## EXERCISE OBJECTIVE
The entries are to be repeated verbatim, with nothing left out.

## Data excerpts
>>>
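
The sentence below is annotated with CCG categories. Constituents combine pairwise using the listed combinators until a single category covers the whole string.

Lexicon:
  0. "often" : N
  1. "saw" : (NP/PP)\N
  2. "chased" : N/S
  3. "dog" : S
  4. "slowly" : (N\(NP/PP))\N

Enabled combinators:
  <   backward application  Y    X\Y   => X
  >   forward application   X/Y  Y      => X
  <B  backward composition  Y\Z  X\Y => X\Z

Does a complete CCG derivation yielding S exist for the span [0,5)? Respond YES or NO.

N (NP/PP)\N N/S S (N\(NP/PP))\N
CKY chart[0,5] = {N}; S ∉ chart

NO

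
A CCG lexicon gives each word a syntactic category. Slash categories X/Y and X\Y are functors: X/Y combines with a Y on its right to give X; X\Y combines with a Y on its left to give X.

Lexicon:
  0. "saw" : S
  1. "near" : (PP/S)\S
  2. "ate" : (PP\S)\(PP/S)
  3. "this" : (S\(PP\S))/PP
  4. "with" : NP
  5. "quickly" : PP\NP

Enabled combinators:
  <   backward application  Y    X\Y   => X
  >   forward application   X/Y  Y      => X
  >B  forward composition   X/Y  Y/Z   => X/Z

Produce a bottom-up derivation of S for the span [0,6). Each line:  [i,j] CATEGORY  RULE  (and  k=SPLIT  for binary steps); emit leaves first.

[0,1] S  lex  "saw"
[1,2] (PP/S)\S  lex  "near"
[0,2] PP/S  <  k=1
[2,3] (PP\S)\(PP/S)  lex  "ate"
[0,3] PP\S  <  k=2
[3,4] (S\(PP\S))/PP  lex  "this"
[4,5] NP  lex  "with"
[5,6] PP\NP  lex  "quickly"
[4,6] PP  <  k=5
[3,6] S\(PP\S)  >  k=4
[0,6] S  <  k=3

[0,6] S   <
  [0,3] PP\S   <
    [0,2] PP/S   <
      [0,1] "saw" : S
      [1,2] "near" : (PP/S)\S
    [2,3] "ate" : (PP\S)\(PP/S)
  [3,6] S\(PP\S)   >
    [3,4] "this" : (S\(PP\S))/PP
    [4,6] PP   <
      [4,5] "with" : NP
      [5,6] "quickly" : PP\NP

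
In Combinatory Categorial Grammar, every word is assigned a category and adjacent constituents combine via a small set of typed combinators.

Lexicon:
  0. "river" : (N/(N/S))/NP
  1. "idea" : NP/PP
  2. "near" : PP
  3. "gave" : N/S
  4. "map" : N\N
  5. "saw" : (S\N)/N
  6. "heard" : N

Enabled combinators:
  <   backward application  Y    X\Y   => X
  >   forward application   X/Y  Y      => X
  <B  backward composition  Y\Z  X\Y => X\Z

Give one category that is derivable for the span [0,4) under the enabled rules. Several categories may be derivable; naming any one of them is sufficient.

[0,7] S   <
  [0,4] N   >
    [0,3] N/(N/S)   >
      [0,1] "river" : (N/(N/S))/NP
      [1,3] NP   >
        [1,2] "idea" : NP/PP
        [2,3] "near" : PP
    [3,4] "gave" : N/S
  [4,7] S\N   <B
    [4,5] "map" : N\N
    [5,7] S\N   >
      [5,6] "saw" : (S\N)/N
      [6,7] "heard" : N

N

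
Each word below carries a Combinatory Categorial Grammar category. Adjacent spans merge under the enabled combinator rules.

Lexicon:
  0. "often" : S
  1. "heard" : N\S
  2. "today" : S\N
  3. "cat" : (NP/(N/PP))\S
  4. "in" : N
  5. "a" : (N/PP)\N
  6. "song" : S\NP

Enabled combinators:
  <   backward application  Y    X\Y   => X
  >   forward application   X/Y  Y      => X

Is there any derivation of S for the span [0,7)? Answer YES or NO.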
<<<
## SOLUTION
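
The sentence below is annotated with CCG categories. Constituents combine pairwise using the listed combinators until a single category covers the whole string.

Lexicon:
  0. "often" : N
  1. "saw" : (NP/PP)\N
  2. "chased" : N/S
  3. "dog" : S
  4. "slowly" : (N\(NP/PP))\N

Enabled combinators:
  <   backward application  Y    X\Y   => X
  >   forward application   X/Y  Y      => X
  <B  backward composition  Y\Z  X\Y => X\Z

Does a complete CCG derivation yielding S exist for the span [0,5)? Respond YES or NO.

N (NP/PP)\N N/S S (N\(NP/PP))\N
CKY chart[0,5] = {N}; S ∉ chart

NO

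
A CCG lexicon gives each word a syntactic category. Slash categories X/Y and X\Y are functors: X/Y combines with a Y on its right to give X; X\Y combines with a Y on its left to give X.

Lexicon:
  0. "saw" : S
  1. "near" : (PP/S)\S
  2. "ate" : (PP\S)\(PP/S)
  3. "this" : (S\(PP\S))/PP
  4. "with" : NP
  5. "quickly" : PP\NP

Enabled combinators:
  <   backward application  Y    X\Y   => X
  >   forward application   X/Y  Y      => X
  >B  forward composition   X/Y  Y/Z   => X/Z

Produce a bottom-up derivation of S for the span [0,6). Each line:  [i,j] CATEGORY  RULE  (and  k=SPLIT  for binary steps); emit leaves first.

[0,1] S  lex  "saw"
[1,2] (PP/S)\S  lex  "near"
[0,2] PP/S  <  k=1
[2,3] (PP\S)\(PP/S)  lex  "ate"
[0,3] PP\S  <  k=2
[3,4] (S\(PP\S))/PP  lex  "this"
[4,5] NP  lex  "with"
[5,6] PP\NP  lex  "quickly"
[4,6] PP  <  k=5
[3,6] S\(PP\S)  >  k=4
[0,6] S  <  k=3

[0,6] S   <
  [0,3] PP\S   <
    [0,2] PP/S   <
      [0,1] "saw" : S
      [1,2] "near" : (PP/S)\S
    [2,3] "ate" : (PP\S)\(PP/S)
  [3,6] S\(PP\S)   >
    [3,4] "this" : (S\(PP\S))/PP
    [4,6] PP   <
      [4,5] "with" : NP
      [5,6] "quickly" : PP\NP

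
In Combinatory Categorial Grammar, every word is assigned a category and adjacent constituents combine via a small set of typed combinators.

Lexicon:
  0. "river" : (N/(N/S))/NP
  1. "idea" : NP/PP
  2. "near" : PP
  3. "gave" : N/S
  4. "map" : N\N
  5. "saw" : (S\N)/N
  6. "heard" : N

Enabled combinators:
  <   backward application  Y    X\Y   => X
  >   forward application   X/Y  Y      => X
  <B  backward composition  Y\Z  X\Y => X\Z

Give one category that is derivable for the span [0,4) under the enabled rules. Several categories may be derivable; naming any one of them is sufficient.

[0,7] S   <
  [0,4] N   >
    [0,3] N/(N/S)   >
      [0,1] "river" : (N/(N/S))/NP
      [1,3] NP   >
        [1,2] "idea" : NP/PP
        [2,3] "near" : PP
    [3,4] "gave" : N/S
  [4,7] S\N   <B
    [4,5] "map" : N\N
    [5,7] S\N   >
      [5,6] "saw" : (S\N)/N
      [6,7] "heard" : N

N

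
Each word below carries a Combinatory Categorial Grammar category. Adjacent spans merge under the enabled combinator rules.

Lexicon:
  0. "often" : S
  1. "heard" : N\S
  2. "today" : S\N
  3. "cat" : (NP/(N/PP))\S
  4. "in" : N
  5. "a" : (N/PP)\N
  6. "song" : S\NP

Enabled combinators:
  <   backward application  Y    X\Y   => X
  >   forward application   X/Y  Y      => X

Is there any derivation of S for the span [0,7)? Answer YES or NO.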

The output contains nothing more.